Copy out the entries that follow. Leave none out.

(Stored data entries)

============================================================

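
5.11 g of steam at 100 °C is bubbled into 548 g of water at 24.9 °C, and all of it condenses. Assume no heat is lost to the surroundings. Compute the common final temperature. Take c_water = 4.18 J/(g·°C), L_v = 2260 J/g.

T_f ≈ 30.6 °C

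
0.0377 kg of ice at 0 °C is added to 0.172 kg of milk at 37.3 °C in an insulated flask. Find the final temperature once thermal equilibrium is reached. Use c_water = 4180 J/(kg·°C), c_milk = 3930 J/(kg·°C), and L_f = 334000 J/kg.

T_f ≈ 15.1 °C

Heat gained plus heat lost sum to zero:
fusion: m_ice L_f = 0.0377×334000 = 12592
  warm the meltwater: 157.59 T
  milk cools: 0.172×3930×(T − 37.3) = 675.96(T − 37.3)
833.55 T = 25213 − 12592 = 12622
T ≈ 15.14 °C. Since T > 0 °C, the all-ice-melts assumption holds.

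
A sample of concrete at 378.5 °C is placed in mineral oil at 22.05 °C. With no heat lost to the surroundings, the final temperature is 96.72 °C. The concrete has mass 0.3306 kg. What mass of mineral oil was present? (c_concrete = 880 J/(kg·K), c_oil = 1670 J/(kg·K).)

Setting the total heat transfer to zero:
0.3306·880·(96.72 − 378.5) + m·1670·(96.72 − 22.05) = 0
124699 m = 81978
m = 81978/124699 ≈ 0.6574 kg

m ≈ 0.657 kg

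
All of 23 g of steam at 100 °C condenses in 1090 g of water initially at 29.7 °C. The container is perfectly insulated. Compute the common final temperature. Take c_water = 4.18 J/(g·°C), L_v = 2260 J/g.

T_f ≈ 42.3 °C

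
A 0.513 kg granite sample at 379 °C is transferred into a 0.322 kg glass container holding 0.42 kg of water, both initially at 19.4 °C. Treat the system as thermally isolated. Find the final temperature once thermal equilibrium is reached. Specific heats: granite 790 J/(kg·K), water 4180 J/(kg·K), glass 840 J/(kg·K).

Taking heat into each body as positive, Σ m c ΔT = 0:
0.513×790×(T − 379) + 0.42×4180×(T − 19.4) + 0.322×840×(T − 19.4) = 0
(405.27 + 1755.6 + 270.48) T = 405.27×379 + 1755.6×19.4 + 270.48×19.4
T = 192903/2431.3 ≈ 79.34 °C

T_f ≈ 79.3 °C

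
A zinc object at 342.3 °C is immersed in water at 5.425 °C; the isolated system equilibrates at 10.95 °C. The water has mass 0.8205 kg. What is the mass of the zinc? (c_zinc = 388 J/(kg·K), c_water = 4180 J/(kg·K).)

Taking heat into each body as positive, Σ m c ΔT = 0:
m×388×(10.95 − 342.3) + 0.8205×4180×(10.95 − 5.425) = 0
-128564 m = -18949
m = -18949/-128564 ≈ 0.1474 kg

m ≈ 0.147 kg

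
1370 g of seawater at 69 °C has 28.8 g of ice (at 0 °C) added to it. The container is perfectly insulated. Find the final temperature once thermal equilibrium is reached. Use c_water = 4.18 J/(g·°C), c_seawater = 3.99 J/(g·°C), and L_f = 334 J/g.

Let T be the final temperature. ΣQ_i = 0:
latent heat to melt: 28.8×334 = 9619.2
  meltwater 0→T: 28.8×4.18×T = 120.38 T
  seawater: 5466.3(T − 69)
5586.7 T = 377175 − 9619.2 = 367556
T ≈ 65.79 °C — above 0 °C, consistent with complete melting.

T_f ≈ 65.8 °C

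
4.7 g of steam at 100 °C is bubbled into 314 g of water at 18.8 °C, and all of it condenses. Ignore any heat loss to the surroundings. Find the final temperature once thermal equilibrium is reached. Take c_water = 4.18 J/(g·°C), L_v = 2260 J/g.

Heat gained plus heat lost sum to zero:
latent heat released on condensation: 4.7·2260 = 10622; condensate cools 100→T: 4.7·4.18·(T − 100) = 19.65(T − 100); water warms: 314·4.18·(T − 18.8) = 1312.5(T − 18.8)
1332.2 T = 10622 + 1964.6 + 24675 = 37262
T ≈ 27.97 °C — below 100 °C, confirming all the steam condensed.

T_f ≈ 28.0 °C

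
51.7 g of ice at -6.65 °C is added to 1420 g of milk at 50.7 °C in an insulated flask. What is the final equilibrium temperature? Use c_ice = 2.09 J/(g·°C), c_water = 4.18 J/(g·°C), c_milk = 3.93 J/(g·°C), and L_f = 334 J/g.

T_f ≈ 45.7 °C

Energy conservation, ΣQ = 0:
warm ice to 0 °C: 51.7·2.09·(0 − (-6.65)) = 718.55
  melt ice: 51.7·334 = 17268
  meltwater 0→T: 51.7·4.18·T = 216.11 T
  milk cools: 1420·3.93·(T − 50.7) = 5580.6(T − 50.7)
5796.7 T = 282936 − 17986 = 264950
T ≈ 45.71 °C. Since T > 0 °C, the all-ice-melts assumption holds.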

============================================================

**SOLUTION FOR THIS PROBLEM**
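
5.11 g of steam at 100 °C is bubbled into 548 g of water at 24.9 °C, and all of it condenses. Assume no heat is lost to the surroundings. Compute the common final temperature. Take c_water = 4.18 J/(g·°C), L_v = 2260 J/g.

T_f ≈ 30.6 °C

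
0.0377 kg of ice at 0 °C is added to 0.172 kg of milk at 37.3 °C in an insulated flask. Find the final temperature once thermal equilibrium is reached. Use c_water = 4180 J/(kg·°C), c_milk = 3930 J/(kg·°C), and L_f = 334000 J/kg.

T_f ≈ 15.1 °C

Heat gained plus heat lost sum to zero:
fusion: m_ice L_f = 0.0377×334000 = 12592
  warm the meltwater: 157.59 T
  milk cools: 0.172×3930×(T − 37.3) = 675.96(T − 37.3)
833.55 T = 25213 − 12592 = 12622
T ≈ 15.14 °C. Since T > 0 °C, the all-ice-melts assumption holds.

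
A sample of concrete at 378.5 °C is placed in mineral oil at 22.05 °C. With no heat lost to the surroundings, the final temperature is 96.72 °C. The concrete has mass 0.3306 kg. What mass of mineral oil was present? (c_concrete = 880 J/(kg·K), c_oil = 1670 J/(kg·K).)

Setting the total heat transfer to zero:
0.3306·880·(96.72 − 378.5) + m·1670·(96.72 − 22.05) = 0
124699 m = 81978
m = 81978/124699 ≈ 0.6574 kg

m ≈ 0.657 kg

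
All of 23 g of steam at 100 °C condenses in 1090 g of water initially at 29.7 °C. The container is perfectly insulated. Compute the common final temperature. Take c_water = 4.18 J/(g·°C), L_v = 2260 J/g.

T_f ≈ 42.3 °C

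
A 0.513 kg granite sample at 379 °C is transferred into a 0.322 kg glass container holding 0.42 kg of water, both initially at 19.4 °C. Treat the system as thermally isolated. Find the final temperature once thermal equilibrium is reached. Specific heats: granite 790 J/(kg·K), water 4180 J/(kg·K), glass 840 J/(kg·K).

Taking heat into each body as positive, Σ m c ΔT = 0:
0.513×790×(T − 379) + 0.42×4180×(T − 19.4) + 0.322×840×(T − 19.4) = 0
(405.27 + 1755.6 + 270.48) T = 405.27×379 + 1755.6×19.4 + 270.48×19.4
T = 192903/2431.3 ≈ 79.34 °C

T_f ≈ 79.3 °C

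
A zinc object at 342.3 °C is immersed in water at 5.425 °C; the isolated system equilibrates at 10.95 °C. The water has mass 0.8205 kg. What is the mass of the zinc? (c_zinc = 388 J/(kg·K), c_water = 4180 J/(kg·K).)

Taking heat into each body as positive, Σ m c ΔT = 0:
m×388×(10.95 − 342.3) + 0.8205×4180×(10.95 − 5.425) = 0
-128564 m = -18949
m = -18949/-128564 ≈ 0.1474 kg

m ≈ 0.147 kg

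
1370 g of seawater at 69 °C has 28.8 g of ice (at 0 °C) added to it. The container is perfectly insulated. Find the final temperature once thermal equilibrium is reached. Use c_water = 4.18 J/(g·°C), c_seawater = 3.99 J/(g·°C), and L_f = 334 J/g.

Let T be the final temperature. ΣQ_i = 0:
latent heat to melt: 28.8×334 = 9619.2
  meltwater 0→T: 28.8×4.18×T = 120.38 T
  seawater: 5466.3(T − 69)
5586.7 T = 377175 − 9619.2 = 367556
T ≈ 65.79 °C — above 0 °C, consistent with complete melting.

T_f ≈ 65.8 °C

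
4.7 g of steam at 100 °C is bubbled into 314 g of water at 18.8 °C, and all of it condenses. Ignore any heat loss to the surroundings. Find the final temperature once thermal equilibrium is reached. Take c_water = 4.18 J/(g·°C), L_v = 2260 J/g.

Heat gained plus heat lost sum to zero:
latent heat released on condensation: 4.7·2260 = 10622; condensate cools 100→T: 4.7·4.18·(T − 100) = 19.65(T − 100); water warms: 314·4.18·(T − 18.8) = 1312.5(T − 18.8)
1332.2 T = 10622 + 1964.6 + 24675 = 37262
T ≈ 27.97 °C — below 100 °C, confirming all the steam condensed.

T_f ≈ 28.0 °C

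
51.7 g of ice at -6.65 °C is added to 1420 g of milk at 50.7 °C in an insulated flask. What is the final equilibrium temperature? Use c_ice = 2.09 J/(g·°C), c_water = 4.18 J/(g·°C), c_milk = 3.93 J/(g·°C), and L_f = 334 J/g.

T_f ≈ 45.7 °C

Energy conservation, ΣQ = 0:
warm ice to 0 °C: 51.7·2.09·(0 − (-6.65)) = 718.55
  melt ice: 51.7·334 = 17268
  meltwater 0→T: 51.7·4.18·T = 216.11 T
  milk cools: 1420·3.93·(T − 50.7) = 5580.6(T − 50.7)
5796.7 T = 282936 − 17986 = 264950
T ≈ 45.71 °C. Since T > 0 °C, the all-ice-melts assumption holds.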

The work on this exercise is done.